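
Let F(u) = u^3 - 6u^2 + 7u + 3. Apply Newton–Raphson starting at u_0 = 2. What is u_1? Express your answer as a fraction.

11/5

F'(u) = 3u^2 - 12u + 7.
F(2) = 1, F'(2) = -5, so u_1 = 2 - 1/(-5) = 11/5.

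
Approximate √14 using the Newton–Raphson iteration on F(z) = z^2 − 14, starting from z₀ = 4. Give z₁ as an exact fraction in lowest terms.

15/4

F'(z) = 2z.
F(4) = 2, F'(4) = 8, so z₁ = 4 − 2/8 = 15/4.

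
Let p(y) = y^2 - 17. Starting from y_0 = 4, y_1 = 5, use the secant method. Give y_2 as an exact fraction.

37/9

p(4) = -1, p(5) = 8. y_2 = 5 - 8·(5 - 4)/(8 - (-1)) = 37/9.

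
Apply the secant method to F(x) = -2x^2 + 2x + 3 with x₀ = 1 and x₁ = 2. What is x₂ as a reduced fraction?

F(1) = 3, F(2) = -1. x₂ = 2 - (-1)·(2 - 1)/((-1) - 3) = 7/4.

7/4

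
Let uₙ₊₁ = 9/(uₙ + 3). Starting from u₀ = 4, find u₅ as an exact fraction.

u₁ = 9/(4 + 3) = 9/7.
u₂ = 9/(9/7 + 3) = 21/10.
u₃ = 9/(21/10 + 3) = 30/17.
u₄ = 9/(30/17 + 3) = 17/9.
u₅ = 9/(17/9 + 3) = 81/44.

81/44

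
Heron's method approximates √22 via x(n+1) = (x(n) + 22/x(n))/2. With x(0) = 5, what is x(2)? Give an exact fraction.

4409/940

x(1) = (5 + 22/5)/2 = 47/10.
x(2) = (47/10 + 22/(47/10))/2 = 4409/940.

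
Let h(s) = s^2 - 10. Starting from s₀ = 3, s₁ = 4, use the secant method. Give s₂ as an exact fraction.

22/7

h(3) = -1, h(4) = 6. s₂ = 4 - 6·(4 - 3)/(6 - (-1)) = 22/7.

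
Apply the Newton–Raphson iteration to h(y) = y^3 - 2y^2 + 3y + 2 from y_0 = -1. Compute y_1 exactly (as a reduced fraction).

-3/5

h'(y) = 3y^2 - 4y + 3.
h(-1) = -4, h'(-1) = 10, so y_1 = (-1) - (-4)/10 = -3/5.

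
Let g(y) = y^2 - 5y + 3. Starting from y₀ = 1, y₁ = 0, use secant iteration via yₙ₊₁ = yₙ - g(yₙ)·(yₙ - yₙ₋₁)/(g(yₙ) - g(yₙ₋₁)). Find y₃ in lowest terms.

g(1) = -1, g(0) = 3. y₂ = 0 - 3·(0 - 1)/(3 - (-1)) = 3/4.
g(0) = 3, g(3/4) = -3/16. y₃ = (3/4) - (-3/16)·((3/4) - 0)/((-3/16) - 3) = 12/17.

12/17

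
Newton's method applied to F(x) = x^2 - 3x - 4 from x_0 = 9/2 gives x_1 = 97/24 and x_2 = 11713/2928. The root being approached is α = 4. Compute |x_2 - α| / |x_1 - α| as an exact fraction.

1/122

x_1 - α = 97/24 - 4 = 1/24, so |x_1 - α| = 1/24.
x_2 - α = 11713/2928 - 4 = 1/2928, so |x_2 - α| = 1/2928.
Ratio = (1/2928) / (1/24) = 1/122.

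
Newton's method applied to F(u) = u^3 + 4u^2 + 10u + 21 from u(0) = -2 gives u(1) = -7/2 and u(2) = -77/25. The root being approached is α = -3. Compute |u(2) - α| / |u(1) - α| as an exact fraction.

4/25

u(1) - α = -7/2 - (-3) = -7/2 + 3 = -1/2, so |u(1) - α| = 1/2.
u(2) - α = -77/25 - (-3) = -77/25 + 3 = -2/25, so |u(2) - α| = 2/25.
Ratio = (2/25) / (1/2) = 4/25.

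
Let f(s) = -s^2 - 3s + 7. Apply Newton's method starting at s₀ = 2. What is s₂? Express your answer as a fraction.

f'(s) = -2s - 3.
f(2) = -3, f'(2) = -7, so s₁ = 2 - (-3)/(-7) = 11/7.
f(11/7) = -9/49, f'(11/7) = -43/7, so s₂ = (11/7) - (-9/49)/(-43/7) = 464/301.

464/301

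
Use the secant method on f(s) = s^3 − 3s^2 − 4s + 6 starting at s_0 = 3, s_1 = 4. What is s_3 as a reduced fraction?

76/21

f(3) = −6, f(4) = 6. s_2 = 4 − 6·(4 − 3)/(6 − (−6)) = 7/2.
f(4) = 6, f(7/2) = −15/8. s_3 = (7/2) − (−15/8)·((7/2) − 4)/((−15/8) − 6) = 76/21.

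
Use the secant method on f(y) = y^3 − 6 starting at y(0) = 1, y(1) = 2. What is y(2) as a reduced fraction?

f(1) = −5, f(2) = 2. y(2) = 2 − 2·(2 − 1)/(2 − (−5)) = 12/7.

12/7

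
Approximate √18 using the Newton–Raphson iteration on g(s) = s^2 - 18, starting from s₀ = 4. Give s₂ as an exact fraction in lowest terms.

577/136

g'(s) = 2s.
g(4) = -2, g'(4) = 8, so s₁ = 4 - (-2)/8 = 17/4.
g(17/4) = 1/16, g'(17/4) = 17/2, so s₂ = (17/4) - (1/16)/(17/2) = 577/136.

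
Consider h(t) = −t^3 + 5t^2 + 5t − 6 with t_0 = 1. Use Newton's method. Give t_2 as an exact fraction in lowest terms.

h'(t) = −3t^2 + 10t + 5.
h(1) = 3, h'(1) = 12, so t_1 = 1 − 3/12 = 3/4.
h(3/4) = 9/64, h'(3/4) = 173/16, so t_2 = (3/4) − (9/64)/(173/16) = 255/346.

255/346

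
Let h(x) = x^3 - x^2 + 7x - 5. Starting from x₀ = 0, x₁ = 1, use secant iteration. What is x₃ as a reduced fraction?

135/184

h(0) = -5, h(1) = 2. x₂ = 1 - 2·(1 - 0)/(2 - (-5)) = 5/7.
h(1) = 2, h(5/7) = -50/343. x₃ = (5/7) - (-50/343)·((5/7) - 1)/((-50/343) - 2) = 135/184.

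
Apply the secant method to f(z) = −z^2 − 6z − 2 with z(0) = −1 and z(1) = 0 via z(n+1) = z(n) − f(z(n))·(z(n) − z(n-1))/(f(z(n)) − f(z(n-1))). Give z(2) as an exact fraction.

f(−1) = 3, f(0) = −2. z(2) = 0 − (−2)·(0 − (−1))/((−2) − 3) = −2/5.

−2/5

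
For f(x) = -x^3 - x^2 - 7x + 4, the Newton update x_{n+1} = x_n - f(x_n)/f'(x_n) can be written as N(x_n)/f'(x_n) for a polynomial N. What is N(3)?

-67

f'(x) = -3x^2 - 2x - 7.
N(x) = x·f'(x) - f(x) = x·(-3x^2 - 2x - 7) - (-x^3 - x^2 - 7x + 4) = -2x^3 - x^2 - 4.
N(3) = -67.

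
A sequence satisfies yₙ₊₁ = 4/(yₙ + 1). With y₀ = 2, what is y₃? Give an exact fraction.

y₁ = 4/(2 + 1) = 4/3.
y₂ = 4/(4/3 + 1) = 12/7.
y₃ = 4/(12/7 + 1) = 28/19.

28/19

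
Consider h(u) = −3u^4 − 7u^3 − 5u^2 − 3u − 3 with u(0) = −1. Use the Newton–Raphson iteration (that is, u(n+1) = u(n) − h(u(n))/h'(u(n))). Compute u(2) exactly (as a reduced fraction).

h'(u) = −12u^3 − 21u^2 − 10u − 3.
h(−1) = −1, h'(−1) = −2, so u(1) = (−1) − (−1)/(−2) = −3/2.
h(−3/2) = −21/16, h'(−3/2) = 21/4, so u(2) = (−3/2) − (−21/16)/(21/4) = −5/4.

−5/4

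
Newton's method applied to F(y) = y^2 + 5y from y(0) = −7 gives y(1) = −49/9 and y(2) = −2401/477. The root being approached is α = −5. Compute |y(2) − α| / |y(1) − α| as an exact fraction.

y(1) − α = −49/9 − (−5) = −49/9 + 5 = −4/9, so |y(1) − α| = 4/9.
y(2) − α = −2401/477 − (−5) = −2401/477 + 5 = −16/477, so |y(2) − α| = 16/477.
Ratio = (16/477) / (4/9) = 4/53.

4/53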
--- --- ---
» **Your objective**
Reproduce exactly the line containing "Newton's method applied to F(y)" and every line after it through the end of the records above, and nothing else.

» **Result**
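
Newton's method applied to F(y) = y^2 + 5y from y(0) = −7 gives y(1) = −49/9 and y(2) = −2401/477. The root being approached is α = −5. Compute |y(2) − α| / |y(1) − α| as an exact fraction.

y(1) − α = −49/9 − (−5) = −49/9 + 5 = −4/9, so |y(1) − α| = 4/9.
y(2) − α = −2401/477 − (−5) = −2401/477 + 5 = −16/477, so |y(2) − α| = 16/477.
Ratio = (16/477) / (4/9) = 4/53.

4/53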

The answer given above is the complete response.